## Exercise
Locate the line bearing "What is 426439/249679 - 500408/(-299828)?" in the material below, then reproduce it and each following line up to and including the line bearing "Answer: 2184".

## Data provided
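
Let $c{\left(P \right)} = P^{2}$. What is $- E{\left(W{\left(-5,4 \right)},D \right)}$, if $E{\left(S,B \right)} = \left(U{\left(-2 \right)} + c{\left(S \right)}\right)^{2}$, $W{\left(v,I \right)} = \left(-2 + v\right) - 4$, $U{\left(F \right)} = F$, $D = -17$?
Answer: $-14161$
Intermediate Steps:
$W{\left(v,I \right)} = -6 + v$
$E{\left(S,B \right)} = \left(-2 + S^{2}\right)^{2}$
$- E{\left(W{\left(-5,4 \right)},D \right)} = - \left(-2 + \left(-6 - 5\right)^{2}\right)^{2} = - \left(-2 + \left(-11\right)^{2}\right)^{2} = - \left(-2 + 121\right)^{2} = - 119^{2} = \left(-1\right) 14161 = -14161$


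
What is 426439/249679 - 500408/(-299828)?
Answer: 63199930381/18715188803 ≈ 3.3769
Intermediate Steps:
426439/249679 - 500408/(-299828) = 426439*(1/249679) - 500408*(-1/299828) = 426439/249679 + 125102/74957 = 63199930381/18715188803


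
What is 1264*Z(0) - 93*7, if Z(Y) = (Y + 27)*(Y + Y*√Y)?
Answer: -651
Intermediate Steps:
Z(Y) = (27 + Y)*(Y + Y^(3/2))
1264*Z(0) - 93*7 = 1264*(0² + 0^(5/2) + 27*0 + 27*0^(3/2)) - 93*7 = 1264*(0 + 0 + 0 + 27*0) - 651 = 1264*(0 + 0 + 0 + 0) - 651 = 1264*0 - 651 = 0 - 651 = -651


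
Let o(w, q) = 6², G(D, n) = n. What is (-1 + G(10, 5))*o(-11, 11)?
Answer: 144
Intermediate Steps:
o(w, q) = 36
(-1 + G(10, 5))*o(-11, 11) = (-1 + 5)*36 = 4*36 = 144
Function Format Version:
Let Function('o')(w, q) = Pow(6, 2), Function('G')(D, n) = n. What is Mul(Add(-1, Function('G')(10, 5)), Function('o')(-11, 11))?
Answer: 144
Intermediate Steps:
Function('o')(w, q) = 36
Mul(Add(-1, Function('G')(10, 5)), Function('o')(-11, 11)) = Mul(Add(-1, 5), 36) = Mul(4, 36) = 144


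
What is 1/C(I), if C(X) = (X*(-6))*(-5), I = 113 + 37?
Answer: 1/4500 ≈ 0.00022222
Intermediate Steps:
I = 150
C(X) = 30*X (C(X) = -6*X*(-5) = 30*X)
1/C(I) = 1/(30*150) = 1/4500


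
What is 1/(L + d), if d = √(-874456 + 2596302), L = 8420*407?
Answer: 1713470/5871958020877 - √1721846/11743916041754 ≈ 2.9169e-7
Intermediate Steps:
L = 3426940
d = √1721846 ≈ 1312.2
1/(L + d) = 1/(3426940 + √1721846)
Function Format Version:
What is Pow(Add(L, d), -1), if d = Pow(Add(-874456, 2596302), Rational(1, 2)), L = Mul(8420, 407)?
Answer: Add(Rational(1713470, 5871958020877), Mul(Rational(-1, 11743916041754), Pow(1721846, Rational(1, 2)))) ≈ 2.9169e-7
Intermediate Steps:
L = 3426940
d = Pow(1721846, Rational(1, 2)) ≈ 1312.2
Pow(Add(L, d), -1) = Pow(Add(3426940, Pow(1721846, Rational(1, 2))), -1)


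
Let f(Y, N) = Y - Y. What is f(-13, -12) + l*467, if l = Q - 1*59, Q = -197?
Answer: -119552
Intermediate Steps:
f(Y, N) = 0
l = -256 (l = -197 - 1*59 = -197 - 59 = -256)
f(-13, -12) + l*467 = 0 - 256*467 = 0 - 119552 = -119552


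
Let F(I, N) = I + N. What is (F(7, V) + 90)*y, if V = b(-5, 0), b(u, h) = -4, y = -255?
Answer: -23715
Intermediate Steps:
V = -4
(F(7, V) + 90)*y = ((7 - 4) + 90)*(-255) = (3 + 90)*(-255) = 93*(-255) = -23715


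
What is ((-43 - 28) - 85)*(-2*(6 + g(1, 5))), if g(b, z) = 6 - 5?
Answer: 2184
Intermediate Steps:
g(b, z) = 1
((-43 - 28) - 85)*(-2*(6 + g(1, 5))) = ((-43 - 28) - 85)*(-2*(6 + 1)) = (-71 - 85)*(-2*7) = -156*(-14) = 2184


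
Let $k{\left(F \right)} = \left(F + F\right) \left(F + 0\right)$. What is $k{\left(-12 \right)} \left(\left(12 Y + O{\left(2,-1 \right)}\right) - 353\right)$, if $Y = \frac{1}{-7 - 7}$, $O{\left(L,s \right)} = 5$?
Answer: $- \frac{703296}{7} \approx -1.0047 \cdot 10^{5}$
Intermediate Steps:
$k{\left(F \right)} = 2 F^{2}$ ($k{\left(F \right)} = 2 F F = 2 F^{2}$)
$Y = - \frac{1}{14}$ ($Y = \frac{1}{-14} = - \frac{1}{14} \approx -0.071429$)
$k{\left(-12 \right)} \left(\left(12 Y + O{\left(2,-1 \right)}\right) - 353\right) = 2 \left(-12\right)^{2} \left(\left(12 \left(- \frac{1}{14}\right) + 5\right) - 353\right) = 2 \cdot 144 \left(\left(- \frac{6}{7} + 5\right) - 353\right) = 288 \left(\frac{29}{7} - 353\right) = 288 \left(- \frac{2442}{7}\right) = - \frac{703296}{7}$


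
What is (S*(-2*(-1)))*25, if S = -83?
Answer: -4150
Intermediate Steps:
(S*(-2*(-1)))*25 = -(-166)*(-1)*25 = -83*2*25 = -166*25 = -4150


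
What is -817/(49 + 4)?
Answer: -817/53 ≈ -15.415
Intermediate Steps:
-817/(49 + 4) = -817/53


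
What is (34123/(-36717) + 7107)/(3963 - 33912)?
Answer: -260913596/1099637433 ≈ -0.23727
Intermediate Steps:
(34123/(-36717) + 7107)/(3963 - 33912) = (34123*(-1/36717) + 7107)/(-29949) = (-34123/36717 + 7107)*(-1/29949) = (260913596/36717)*(-1/29949) = -260913596/1099637433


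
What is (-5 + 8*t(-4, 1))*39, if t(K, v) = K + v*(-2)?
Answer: -2067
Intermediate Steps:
t(K, v) = K - 2*v
(-5 + 8*t(-4, 1))*39 = (-5 + 8*(-4 - 2*1))*39 = (-5 + 8*(-4 - 2))*39 = (-5 + 8*(-6))*39 = (-5 - 48)*39 = -53*39 = -2067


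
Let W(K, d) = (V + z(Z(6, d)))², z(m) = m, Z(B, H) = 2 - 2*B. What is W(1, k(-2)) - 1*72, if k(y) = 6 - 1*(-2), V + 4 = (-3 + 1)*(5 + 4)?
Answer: 952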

## Task result
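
What is 426439/249679 - 500408/(-299828)?
Answer: 63199930381/18715188803 ≈ 3.3769
Intermediate Steps:
426439/249679 - 500408/(-299828) = 426439*(1/249679) - 500408*(-1/299828) = 426439/249679 + 125102/74957 = 63199930381/18715188803


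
What is 1264*Z(0) - 93*7, if Z(Y) = (Y + 27)*(Y + Y*√Y)?
Answer: -651
Intermediate Steps:
Z(Y) = (27 + Y)*(Y + Y^(3/2))
1264*Z(0) - 93*7 = 1264*(0² + 0^(5/2) + 27*0 + 27*0^(3/2)) - 93*7 = 1264*(0 + 0 + 0 + 27*0) - 651 = 1264*(0 + 0 + 0 + 0) - 651 = 1264*0 - 651 = 0 - 651 = -651


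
Let o(w, q) = 6², G(D, n) = n. What is (-1 + G(10, 5))*o(-11, 11)?
Answer: 144
Intermediate Steps:
o(w, q) = 36
(-1 + G(10, 5))*o(-11, 11) = (-1 + 5)*36 = 4*36 = 144
Function Format Version:
Let Function('o')(w, q) = Pow(6, 2), Function('G')(D, n) = n. What is Mul(Add(-1, Function('G')(10, 5)), Function('o')(-11, 11))?
Answer: 144
Intermediate Steps:
Function('o')(w, q) = 36
Mul(Add(-1, Function('G')(10, 5)), Function('o')(-11, 11)) = Mul(Add(-1, 5), 36) = Mul(4, 36) = 144


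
What is 1/C(I), if C(X) = (X*(-6))*(-5), I = 113 + 37?
Answer: 1/4500 ≈ 0.00022222
Intermediate Steps:
I = 150
C(X) = 30*X (C(X) = -6*X*(-5) = 30*X)
1/C(I) = 1/(30*150) = 1/4500


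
What is 1/(L + d), if d = √(-874456 + 2596302), L = 8420*407?
Answer: 1713470/5871958020877 - √1721846/11743916041754 ≈ 2.9169e-7
Intermediate Steps:
L = 3426940
d = √1721846 ≈ 1312.2
1/(L + d) = 1/(3426940 + √1721846)
Function Format Version:
What is Pow(Add(L, d), -1), if d = Pow(Add(-874456, 2596302), Rational(1, 2)), L = Mul(8420, 407)?
Answer: Add(Rational(1713470, 5871958020877), Mul(Rational(-1, 11743916041754), Pow(1721846, Rational(1, 2)))) ≈ 2.9169e-7
Intermediate Steps:
L = 3426940
d = Pow(1721846, Rational(1, 2)) ≈ 1312.2
Pow(Add(L, d), -1) = Pow(Add(3426940, Pow(1721846, Rational(1, 2))), -1)


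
Let f(Y, N) = Y - Y. What is f(-13, -12) + l*467, if l = Q - 1*59, Q = -197?
Answer: -119552
Intermediate Steps:
f(Y, N) = 0
l = -256 (l = -197 - 1*59 = -197 - 59 = -256)
f(-13, -12) + l*467 = 0 - 256*467 = 0 - 119552 = -119552


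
Let F(I, N) = I + N. What is (F(7, V) + 90)*y, if V = b(-5, 0), b(u, h) = -4, y = -255?
Answer: -23715
Intermediate Steps:
V = -4
(F(7, V) + 90)*y = ((7 - 4) + 90)*(-255) = (3 + 90)*(-255) = 93*(-255) = -23715


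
What is ((-43 - 28) - 85)*(-2*(6 + g(1, 5))), if g(b, z) = 6 - 5?
Answer: 2184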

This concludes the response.